▶
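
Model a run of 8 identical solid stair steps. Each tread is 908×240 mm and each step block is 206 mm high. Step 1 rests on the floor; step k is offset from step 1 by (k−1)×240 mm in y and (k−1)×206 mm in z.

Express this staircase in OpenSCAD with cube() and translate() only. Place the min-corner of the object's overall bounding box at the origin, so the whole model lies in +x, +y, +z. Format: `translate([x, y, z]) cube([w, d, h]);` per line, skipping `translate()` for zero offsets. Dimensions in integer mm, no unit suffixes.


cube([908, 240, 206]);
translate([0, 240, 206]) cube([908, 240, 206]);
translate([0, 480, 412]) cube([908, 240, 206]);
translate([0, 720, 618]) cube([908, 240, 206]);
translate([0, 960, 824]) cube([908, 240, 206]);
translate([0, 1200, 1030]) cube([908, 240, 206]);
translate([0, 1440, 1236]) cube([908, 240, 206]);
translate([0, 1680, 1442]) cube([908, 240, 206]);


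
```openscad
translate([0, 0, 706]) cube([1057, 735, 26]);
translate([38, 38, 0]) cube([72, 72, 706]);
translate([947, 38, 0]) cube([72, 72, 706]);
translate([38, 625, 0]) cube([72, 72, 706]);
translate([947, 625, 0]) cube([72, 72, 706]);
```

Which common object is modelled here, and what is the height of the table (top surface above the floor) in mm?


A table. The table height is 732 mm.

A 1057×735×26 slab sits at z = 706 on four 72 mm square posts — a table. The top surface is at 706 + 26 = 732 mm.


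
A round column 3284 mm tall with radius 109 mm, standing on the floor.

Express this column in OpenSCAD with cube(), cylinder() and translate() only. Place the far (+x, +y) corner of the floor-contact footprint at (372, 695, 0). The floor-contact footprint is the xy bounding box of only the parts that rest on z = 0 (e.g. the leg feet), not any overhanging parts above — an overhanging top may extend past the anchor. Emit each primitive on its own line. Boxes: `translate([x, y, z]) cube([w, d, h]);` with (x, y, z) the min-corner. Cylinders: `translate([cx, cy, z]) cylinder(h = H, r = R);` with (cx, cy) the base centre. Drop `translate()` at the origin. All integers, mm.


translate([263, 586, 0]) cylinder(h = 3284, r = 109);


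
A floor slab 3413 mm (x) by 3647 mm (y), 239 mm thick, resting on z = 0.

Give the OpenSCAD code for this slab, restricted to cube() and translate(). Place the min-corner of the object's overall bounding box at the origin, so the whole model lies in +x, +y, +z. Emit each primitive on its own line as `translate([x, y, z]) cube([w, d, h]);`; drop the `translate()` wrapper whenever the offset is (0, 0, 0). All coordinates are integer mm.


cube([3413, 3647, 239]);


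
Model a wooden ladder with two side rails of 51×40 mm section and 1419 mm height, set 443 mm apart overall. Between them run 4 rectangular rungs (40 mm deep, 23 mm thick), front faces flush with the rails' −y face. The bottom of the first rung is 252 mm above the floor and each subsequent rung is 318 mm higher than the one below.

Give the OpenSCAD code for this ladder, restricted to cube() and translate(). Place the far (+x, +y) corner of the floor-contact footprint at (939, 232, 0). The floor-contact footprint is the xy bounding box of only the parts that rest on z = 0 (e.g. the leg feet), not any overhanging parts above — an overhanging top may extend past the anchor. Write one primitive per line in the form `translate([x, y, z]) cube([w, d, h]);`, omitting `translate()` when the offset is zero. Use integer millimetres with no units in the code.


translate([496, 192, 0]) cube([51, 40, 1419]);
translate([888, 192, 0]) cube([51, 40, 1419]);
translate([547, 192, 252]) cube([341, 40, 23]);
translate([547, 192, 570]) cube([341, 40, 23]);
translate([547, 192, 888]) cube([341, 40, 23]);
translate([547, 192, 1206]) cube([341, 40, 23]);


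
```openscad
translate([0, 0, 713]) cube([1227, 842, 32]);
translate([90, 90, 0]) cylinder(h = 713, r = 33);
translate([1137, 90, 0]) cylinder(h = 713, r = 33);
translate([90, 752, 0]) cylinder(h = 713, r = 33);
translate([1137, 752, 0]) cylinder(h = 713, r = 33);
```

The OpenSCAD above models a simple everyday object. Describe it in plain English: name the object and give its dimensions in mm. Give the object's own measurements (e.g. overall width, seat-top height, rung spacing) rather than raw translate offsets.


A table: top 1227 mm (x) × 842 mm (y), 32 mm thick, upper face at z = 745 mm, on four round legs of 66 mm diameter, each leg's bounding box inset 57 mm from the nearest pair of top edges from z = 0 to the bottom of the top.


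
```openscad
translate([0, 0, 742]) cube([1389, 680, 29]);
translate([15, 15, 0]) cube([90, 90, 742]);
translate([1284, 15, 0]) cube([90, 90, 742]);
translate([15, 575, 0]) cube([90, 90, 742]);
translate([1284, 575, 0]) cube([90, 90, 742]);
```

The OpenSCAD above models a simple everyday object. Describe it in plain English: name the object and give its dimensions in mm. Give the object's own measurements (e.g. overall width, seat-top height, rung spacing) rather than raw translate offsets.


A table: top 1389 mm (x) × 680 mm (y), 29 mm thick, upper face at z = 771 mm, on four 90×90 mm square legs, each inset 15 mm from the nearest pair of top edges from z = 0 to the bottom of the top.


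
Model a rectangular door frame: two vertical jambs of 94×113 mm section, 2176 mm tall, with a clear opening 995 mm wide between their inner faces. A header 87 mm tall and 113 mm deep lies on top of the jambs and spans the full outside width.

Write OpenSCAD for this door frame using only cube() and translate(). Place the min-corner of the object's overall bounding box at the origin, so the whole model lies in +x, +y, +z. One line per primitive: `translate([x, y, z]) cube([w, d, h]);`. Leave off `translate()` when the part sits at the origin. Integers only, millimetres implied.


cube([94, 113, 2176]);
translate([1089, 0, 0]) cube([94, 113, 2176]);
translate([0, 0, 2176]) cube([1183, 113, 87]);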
◀
*PROBLEM DETAILS:* Search the listing for the string "rectangular". Copy each line where it is found.

*TASK RESPONSE:*
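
Model a wooden ladder with two side rails of 51×40 mm section and 1419 mm height, set 443 mm apart overall. Between them run 4 rectangular rungs (40 mm deep, 23 mm thick), front faces flush with the rails' −y face. The bottom of the first rung is 252 mm above the floor and each subsequent rung is 318 mm higher than the one below.
Model a rectangular door frame: two vertical jambs of 94×113 mm section, 2176 mm tall, with a clear opening 995 mm wide between their inner faces. A header 87 mm tall and 113 mm deep lies on top of the jambs and spans the full outside width.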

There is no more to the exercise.